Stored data
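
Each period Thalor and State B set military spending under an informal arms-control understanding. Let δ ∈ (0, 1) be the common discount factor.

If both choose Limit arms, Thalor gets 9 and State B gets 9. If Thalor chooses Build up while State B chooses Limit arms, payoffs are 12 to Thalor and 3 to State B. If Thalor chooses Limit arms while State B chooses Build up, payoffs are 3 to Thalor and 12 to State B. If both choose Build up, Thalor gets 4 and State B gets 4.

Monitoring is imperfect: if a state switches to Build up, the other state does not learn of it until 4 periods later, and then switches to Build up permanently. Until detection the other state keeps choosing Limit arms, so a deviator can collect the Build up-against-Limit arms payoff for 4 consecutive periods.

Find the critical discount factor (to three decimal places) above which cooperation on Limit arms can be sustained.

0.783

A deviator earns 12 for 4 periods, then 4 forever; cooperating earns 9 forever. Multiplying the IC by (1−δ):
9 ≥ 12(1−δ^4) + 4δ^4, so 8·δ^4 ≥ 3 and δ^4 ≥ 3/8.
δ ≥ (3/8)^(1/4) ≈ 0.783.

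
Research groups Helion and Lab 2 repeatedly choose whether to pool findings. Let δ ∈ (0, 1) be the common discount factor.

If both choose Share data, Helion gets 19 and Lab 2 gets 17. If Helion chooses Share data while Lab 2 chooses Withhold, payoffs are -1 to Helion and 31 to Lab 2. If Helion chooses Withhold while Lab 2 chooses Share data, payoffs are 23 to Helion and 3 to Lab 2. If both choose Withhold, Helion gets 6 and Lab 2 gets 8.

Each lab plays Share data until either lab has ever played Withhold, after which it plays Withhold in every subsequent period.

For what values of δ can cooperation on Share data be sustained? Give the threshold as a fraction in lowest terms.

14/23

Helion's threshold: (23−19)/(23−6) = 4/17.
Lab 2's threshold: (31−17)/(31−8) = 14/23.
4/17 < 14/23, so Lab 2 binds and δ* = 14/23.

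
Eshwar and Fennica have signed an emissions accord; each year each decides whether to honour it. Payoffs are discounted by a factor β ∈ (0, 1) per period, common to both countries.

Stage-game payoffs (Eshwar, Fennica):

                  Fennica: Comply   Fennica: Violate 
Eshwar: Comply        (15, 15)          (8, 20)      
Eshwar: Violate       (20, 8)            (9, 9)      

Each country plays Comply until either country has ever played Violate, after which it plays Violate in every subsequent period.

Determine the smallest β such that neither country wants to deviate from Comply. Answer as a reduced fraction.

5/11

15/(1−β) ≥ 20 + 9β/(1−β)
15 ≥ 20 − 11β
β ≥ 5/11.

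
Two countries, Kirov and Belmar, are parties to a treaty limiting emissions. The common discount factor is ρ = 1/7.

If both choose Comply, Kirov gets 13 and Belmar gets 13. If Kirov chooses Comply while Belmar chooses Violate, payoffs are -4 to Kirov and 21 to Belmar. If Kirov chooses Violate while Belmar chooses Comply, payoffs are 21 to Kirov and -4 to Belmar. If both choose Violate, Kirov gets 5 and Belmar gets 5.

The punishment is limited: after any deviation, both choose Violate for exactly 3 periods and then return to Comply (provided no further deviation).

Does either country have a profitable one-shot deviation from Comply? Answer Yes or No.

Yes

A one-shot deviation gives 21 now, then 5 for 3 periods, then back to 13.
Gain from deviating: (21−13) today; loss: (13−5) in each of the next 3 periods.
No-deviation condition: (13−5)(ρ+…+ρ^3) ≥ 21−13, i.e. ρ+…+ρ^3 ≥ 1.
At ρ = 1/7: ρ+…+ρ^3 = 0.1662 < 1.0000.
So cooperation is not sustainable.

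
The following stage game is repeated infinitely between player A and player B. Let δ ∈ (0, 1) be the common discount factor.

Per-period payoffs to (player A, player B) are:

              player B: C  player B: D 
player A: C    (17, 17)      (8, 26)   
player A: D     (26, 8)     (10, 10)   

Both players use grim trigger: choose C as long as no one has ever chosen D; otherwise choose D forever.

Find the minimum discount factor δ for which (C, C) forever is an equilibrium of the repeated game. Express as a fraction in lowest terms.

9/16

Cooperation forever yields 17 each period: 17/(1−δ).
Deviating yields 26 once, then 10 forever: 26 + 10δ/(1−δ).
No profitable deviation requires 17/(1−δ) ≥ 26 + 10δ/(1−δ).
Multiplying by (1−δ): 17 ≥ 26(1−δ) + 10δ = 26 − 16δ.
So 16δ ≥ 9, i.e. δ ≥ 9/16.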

• _Work request_:
Write down every record shown above precisely.

• _Exercise response_:
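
Each period Thalor and State B set military spending under an informal arms-control understanding. Let δ ∈ (0, 1) be the common discount factor.

If both choose Limit arms, Thalor gets 9 and State B gets 9. If Thalor chooses Build up while State B chooses Limit arms, payoffs are 12 to Thalor and 3 to State B. If Thalor chooses Limit arms while State B chooses Build up, payoffs are 3 to Thalor and 12 to State B. If both choose Build up, Thalor gets 4 and State B gets 4.

Monitoring is imperfect: if a state switches to Build up, the other state does not learn of it until 4 periods later, and then switches to Build up permanently. Until detection the other state keeps choosing Limit arms, so a deviator can collect the Build up-against-Limit arms payoff for 4 consecutive periods.

Find the critical discount factor (to three decimal places) above which cooperation on Limit arms can be sustained.

0.783

A deviator earns 12 for 4 periods, then 4 forever; cooperating earns 9 forever. Multiplying the IC by (1−δ):
9 ≥ 12(1−δ^4) + 4δ^4, so 8·δ^4 ≥ 3 and δ^4 ≥ 3/8.
δ ≥ (3/8)^(1/4) ≈ 0.783.

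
Research groups Helion and Lab 2 repeatedly choose whether to pool findings. Let δ ∈ (0, 1) be the common discount factor.

If both choose Share data, Helion gets 19 and Lab 2 gets 17. If Helion chooses Share data while Lab 2 chooses Withhold, payoffs are -1 to Helion and 31 to Lab 2. If Helion chooses Withhold while Lab 2 chooses Share data, payoffs are 23 to Helion and 3 to Lab 2. If both choose Withhold, Helion gets 6 and Lab 2 gets 8.

Each lab plays Share data until either lab has ever played Withhold, after which it plays Withhold in every subsequent period.

For what values of δ can cooperation on Share data be sustained? Give the threshold as a fraction in lowest terms.

14/23

Helion's threshold: (23−19)/(23−6) = 4/17.
Lab 2's threshold: (31−17)/(31−8) = 14/23.
4/17 < 14/23, so Lab 2 binds and δ* = 14/23.

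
Eshwar and Fennica have signed an emissions accord; each year each decides whether to honour it. Payoffs are discounted by a factor β ∈ (0, 1) per period, common to both countries.

Stage-game payoffs (Eshwar, Fennica):

                  Fennica: Comply   Fennica: Violate 
Eshwar: Comply        (15, 15)          (8, 20)      
Eshwar: Violate       (20, 8)            (9, 9)      

Each country plays Comply until either country has ever played Violate, after which it plays Violate in every subsequent period.

Determine the smallest β such that neither country wants to deviate from Comply. Answer as a reduced fraction.

5/11

15/(1−β) ≥ 20 + 9β/(1−β)
15 ≥ 20 − 11β
β ≥ 5/11.

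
Two countries, Kirov and Belmar, are parties to a treaty limiting emissions. The common discount factor is ρ = 1/7.

If both choose Comply, Kirov gets 13 and Belmar gets 13. If Kirov chooses Comply while Belmar chooses Violate, payoffs are -4 to Kirov and 21 to Belmar. If Kirov chooses Violate while Belmar chooses Comply, payoffs are 21 to Kirov and -4 to Belmar. If both choose Violate, Kirov gets 5 and Belmar gets 5.

The punishment is limited: after any deviation, both choose Violate for exactly 3 periods and then return to Comply (provided no further deviation).

Does either country have a profitable one-shot deviation from Comply? Answer Yes or No.

Yes

A one-shot deviation gives 21 now, then 5 for 3 periods, then back to 13.
Gain from deviating: (21−13) today; loss: (13−5) in each of the next 3 periods.
No-deviation condition: (13−5)(ρ+…+ρ^3) ≥ 21−13, i.e. ρ+…+ρ^3 ≥ 1.
At ρ = 1/7: ρ+…+ρ^3 = 0.1662 < 1.0000.
So cooperation is not sustainable.

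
The following stage game is repeated infinitely between player A and player B. Let δ ∈ (0, 1) be the common discount factor.

Per-period payoffs to (player A, player B) are:

              player B: C  player B: D 
player A: C    (17, 17)      (8, 26)   
player A: D     (26, 8)     (10, 10)   

Both players use grim trigger: choose C as long as no one has ever chosen D; otherwise choose D forever.

Find the minimum discount factor δ for which (C, C) forever is an equilibrium of the repeated game. Express as a fraction in lowest terms.

9/16

Cooperation forever yields 17 each period: 17/(1−δ).
Deviating yields 26 once, then 10 forever: 26 + 10δ/(1−δ).
No profitable deviation requires 17/(1−δ) ≥ 26 + 10δ/(1−δ).
Multiplying by (1−δ): 17 ≥ 26(1−δ) + 10δ = 26 − 16δ.
So 16δ ≥ 9, i.e. δ ≥ 9/16.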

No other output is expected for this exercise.